• Exercise instructions: For the data below, give the number of lines containing "cladistic" and nothing more.

• Dataset entries:
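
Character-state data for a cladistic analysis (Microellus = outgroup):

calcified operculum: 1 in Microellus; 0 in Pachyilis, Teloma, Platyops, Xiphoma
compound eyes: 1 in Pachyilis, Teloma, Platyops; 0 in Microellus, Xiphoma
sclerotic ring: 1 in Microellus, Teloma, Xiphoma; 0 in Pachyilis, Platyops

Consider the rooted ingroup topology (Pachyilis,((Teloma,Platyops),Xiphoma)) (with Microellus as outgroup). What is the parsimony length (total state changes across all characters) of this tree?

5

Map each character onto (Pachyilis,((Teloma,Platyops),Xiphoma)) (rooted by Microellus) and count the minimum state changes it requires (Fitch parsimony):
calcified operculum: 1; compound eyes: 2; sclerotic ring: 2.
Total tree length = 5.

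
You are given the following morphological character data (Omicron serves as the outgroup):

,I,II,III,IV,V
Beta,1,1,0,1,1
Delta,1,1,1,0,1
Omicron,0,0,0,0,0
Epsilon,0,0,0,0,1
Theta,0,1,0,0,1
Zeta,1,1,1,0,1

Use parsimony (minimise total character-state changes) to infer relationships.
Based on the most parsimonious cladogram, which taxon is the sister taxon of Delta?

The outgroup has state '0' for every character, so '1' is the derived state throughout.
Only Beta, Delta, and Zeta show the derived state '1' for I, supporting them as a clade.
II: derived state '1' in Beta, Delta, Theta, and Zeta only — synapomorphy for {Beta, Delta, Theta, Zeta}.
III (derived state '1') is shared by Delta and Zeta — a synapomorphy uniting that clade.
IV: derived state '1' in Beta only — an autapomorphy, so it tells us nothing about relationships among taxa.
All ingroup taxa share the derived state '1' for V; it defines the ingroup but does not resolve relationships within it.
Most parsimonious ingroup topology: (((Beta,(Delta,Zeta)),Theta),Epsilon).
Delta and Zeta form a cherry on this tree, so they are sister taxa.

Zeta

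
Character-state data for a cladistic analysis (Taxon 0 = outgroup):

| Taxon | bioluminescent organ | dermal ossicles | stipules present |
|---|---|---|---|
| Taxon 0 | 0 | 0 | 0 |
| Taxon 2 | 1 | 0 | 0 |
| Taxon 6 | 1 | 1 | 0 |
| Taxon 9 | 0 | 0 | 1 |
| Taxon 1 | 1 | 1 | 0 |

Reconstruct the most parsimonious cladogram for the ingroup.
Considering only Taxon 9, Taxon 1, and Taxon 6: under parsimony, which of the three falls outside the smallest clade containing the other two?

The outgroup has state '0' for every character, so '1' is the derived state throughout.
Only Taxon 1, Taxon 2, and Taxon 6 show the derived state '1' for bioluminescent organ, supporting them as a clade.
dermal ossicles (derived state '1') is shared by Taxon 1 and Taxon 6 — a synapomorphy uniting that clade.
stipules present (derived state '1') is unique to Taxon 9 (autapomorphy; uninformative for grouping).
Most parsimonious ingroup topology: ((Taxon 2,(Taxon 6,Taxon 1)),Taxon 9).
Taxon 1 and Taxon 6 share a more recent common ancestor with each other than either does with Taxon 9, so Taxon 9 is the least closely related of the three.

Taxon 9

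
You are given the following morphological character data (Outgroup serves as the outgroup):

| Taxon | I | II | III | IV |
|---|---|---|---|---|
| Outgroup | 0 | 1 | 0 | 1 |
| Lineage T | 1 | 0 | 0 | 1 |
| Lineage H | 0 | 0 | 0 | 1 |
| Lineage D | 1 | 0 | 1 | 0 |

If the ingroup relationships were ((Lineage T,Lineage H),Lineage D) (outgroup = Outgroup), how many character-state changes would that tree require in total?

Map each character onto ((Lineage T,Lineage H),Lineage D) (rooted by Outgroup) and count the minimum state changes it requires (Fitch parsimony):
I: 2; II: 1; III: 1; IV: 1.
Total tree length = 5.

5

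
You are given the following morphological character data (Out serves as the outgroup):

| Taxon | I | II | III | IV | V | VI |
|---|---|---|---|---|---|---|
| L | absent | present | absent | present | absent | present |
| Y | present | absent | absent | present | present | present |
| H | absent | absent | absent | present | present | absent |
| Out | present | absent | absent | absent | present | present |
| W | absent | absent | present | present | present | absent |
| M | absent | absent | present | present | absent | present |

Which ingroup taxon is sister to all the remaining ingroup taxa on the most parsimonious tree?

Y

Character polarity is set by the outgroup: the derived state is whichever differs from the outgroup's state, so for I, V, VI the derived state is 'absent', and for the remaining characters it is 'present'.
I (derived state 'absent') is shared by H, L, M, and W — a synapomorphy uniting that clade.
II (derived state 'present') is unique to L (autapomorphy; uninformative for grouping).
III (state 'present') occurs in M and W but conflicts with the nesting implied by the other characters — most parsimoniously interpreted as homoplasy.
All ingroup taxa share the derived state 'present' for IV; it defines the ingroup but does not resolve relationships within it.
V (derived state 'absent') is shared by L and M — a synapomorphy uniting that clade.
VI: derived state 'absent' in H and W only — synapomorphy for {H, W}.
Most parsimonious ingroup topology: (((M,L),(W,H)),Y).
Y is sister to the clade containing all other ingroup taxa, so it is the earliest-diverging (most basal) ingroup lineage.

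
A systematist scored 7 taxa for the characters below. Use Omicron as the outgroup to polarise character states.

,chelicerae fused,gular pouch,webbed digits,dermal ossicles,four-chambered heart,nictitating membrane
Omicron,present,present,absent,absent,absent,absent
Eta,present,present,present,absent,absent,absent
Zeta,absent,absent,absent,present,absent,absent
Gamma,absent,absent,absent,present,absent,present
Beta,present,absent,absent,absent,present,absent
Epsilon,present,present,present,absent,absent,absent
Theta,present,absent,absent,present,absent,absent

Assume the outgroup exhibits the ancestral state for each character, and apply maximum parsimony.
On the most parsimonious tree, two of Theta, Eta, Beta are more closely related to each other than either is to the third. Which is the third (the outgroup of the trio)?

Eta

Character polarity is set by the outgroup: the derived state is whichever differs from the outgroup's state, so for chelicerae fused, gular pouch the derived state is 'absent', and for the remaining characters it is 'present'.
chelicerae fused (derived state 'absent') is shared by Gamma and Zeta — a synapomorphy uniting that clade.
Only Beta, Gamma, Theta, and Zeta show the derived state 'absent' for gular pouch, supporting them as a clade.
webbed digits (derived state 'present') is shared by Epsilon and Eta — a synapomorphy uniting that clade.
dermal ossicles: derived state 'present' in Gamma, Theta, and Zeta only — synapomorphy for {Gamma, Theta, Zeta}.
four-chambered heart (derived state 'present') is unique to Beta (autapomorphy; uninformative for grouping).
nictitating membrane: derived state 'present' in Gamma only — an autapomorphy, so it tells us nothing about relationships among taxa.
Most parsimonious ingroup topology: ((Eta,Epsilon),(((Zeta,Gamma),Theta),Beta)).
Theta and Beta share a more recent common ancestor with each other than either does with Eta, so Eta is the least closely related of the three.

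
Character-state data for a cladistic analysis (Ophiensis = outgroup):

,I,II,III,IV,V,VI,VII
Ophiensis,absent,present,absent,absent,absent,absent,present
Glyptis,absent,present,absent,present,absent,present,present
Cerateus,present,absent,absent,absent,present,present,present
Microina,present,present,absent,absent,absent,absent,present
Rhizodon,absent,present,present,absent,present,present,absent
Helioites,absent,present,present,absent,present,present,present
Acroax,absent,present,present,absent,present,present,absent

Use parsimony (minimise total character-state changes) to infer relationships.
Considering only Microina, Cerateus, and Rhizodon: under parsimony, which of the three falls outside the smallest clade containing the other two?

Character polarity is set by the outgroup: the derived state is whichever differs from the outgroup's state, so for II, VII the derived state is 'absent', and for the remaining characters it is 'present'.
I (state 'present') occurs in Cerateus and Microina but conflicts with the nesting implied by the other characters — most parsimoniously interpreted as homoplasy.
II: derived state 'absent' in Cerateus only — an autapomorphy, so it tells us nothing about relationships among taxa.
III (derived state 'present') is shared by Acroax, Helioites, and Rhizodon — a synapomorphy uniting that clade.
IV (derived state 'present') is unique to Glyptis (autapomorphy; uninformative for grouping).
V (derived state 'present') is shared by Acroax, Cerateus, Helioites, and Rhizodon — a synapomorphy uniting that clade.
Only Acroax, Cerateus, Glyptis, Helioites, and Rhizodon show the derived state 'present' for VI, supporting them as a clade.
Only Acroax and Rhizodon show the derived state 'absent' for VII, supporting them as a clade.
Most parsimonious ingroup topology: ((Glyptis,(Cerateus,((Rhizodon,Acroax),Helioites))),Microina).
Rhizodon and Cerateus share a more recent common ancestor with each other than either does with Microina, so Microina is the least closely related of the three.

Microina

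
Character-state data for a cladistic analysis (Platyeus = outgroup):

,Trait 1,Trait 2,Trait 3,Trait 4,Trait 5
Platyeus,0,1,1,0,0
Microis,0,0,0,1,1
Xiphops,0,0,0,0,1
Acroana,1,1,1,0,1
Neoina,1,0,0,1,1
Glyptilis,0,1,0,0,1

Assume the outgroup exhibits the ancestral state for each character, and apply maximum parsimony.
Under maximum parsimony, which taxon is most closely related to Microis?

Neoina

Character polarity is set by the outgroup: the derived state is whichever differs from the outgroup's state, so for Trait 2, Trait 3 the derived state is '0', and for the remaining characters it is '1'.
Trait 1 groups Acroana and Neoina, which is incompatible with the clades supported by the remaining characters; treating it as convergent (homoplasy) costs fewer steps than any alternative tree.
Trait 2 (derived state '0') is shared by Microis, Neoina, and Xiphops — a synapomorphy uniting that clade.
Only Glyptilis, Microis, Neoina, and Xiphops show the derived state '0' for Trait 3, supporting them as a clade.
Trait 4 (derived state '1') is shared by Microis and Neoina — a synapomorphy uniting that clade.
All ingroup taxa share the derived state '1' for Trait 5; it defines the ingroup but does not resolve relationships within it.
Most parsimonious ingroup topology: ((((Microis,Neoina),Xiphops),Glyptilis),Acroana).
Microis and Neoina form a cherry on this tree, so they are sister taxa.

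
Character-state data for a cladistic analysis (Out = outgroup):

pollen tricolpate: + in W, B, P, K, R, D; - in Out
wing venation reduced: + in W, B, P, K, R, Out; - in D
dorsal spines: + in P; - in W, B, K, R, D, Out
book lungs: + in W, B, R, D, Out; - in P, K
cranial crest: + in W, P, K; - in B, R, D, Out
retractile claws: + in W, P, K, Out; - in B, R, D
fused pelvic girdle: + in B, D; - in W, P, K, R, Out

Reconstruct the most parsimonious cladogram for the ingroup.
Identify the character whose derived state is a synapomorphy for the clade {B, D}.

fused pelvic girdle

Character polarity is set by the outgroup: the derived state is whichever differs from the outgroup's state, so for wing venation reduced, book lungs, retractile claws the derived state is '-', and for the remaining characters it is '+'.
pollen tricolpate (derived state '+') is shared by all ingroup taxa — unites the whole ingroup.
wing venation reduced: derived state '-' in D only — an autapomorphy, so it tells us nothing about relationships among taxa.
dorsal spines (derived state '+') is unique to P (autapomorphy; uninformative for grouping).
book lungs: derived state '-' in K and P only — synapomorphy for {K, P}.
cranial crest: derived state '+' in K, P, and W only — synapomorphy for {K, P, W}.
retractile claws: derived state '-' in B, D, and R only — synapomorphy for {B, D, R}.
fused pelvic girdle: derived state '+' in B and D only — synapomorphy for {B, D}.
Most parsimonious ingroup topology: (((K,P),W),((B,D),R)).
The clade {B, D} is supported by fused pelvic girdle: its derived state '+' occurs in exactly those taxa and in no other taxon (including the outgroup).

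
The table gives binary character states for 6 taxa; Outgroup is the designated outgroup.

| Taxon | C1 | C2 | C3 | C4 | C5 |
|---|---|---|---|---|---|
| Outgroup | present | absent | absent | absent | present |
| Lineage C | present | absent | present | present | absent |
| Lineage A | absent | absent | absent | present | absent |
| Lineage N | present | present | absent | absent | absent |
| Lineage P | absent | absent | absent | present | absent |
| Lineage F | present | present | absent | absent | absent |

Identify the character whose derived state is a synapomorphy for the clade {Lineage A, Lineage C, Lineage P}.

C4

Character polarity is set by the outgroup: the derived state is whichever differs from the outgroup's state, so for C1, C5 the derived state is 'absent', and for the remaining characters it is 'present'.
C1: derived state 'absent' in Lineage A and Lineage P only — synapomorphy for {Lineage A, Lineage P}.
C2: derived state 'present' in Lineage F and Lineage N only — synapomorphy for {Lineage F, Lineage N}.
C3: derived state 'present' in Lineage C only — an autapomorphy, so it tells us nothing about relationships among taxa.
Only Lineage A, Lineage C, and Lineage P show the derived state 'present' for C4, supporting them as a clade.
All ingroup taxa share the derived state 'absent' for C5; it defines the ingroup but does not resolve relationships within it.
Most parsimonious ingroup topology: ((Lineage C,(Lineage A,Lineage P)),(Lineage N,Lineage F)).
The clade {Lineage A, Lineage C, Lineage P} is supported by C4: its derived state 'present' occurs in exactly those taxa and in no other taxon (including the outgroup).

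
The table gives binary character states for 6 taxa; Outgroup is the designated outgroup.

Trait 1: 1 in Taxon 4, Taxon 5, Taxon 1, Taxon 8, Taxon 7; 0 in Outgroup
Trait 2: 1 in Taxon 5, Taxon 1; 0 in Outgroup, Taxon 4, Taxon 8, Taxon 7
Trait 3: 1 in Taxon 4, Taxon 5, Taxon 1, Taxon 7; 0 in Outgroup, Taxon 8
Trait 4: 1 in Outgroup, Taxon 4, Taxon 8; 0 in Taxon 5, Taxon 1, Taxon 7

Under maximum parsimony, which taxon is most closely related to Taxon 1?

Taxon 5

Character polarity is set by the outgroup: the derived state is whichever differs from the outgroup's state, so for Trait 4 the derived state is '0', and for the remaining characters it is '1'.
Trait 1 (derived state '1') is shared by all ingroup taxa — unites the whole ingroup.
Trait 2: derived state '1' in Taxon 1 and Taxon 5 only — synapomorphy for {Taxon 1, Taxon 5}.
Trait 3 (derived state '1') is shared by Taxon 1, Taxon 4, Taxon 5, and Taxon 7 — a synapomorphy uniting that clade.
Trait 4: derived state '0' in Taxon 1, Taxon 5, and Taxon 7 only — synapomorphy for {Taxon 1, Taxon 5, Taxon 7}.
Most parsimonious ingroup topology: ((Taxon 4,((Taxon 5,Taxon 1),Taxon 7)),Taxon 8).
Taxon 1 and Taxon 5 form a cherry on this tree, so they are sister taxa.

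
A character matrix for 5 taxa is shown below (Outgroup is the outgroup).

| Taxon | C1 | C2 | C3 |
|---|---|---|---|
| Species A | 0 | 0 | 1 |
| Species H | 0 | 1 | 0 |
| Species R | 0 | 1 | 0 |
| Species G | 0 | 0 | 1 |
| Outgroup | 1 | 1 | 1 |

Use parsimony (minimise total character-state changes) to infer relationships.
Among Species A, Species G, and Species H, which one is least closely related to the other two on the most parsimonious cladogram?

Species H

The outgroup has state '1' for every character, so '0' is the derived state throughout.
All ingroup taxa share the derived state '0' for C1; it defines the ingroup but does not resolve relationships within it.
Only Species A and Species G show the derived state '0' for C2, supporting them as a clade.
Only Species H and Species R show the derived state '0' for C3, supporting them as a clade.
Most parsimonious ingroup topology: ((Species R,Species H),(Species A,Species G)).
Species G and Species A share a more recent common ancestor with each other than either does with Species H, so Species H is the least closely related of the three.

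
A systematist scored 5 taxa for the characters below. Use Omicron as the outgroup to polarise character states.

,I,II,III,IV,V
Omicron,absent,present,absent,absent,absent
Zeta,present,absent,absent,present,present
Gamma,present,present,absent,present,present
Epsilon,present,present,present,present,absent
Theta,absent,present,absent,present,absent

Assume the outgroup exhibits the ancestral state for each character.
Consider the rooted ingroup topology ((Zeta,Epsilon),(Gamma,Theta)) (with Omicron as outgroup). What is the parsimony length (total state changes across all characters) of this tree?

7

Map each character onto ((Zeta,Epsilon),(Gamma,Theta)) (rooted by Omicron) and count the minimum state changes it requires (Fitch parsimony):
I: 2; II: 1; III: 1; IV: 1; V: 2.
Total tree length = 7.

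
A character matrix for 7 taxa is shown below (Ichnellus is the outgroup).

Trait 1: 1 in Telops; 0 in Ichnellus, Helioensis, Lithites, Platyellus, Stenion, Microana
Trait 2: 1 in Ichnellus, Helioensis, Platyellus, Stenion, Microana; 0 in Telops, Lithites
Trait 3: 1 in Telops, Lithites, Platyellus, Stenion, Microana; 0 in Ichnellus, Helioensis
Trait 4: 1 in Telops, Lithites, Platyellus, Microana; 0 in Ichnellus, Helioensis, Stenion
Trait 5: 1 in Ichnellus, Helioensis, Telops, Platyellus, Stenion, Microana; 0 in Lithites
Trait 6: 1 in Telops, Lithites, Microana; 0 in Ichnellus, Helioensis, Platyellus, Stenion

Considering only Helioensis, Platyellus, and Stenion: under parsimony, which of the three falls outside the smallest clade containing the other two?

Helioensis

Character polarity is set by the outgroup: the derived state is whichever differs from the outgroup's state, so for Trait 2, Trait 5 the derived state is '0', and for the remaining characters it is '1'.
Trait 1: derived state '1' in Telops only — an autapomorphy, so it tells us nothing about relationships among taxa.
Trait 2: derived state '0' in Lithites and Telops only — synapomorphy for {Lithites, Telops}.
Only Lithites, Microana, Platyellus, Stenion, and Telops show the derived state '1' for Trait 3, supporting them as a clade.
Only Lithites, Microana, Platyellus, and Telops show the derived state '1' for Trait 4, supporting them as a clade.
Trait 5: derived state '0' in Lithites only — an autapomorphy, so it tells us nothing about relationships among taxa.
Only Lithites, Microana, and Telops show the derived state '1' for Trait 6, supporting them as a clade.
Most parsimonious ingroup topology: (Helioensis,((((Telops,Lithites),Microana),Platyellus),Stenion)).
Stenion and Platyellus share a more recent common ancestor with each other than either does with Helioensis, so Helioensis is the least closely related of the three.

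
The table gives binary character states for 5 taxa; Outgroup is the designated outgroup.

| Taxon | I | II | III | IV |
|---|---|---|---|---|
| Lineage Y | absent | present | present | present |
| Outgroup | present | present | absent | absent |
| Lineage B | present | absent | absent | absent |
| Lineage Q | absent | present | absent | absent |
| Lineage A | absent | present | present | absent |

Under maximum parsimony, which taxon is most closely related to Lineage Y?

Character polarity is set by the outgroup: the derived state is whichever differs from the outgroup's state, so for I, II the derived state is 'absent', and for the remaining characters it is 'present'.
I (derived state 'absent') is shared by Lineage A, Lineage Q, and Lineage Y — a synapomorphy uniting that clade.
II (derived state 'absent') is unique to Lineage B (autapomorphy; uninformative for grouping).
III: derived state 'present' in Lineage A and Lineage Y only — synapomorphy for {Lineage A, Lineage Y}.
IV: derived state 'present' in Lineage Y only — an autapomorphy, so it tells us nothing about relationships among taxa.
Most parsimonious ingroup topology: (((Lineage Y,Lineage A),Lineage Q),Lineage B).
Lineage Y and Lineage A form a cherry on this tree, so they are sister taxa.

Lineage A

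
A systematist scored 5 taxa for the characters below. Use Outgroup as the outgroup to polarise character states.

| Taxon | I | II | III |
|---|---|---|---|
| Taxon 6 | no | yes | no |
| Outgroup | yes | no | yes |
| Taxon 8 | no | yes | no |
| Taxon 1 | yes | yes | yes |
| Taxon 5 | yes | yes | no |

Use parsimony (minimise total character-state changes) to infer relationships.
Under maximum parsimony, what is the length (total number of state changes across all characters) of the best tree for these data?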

• Answer area: 5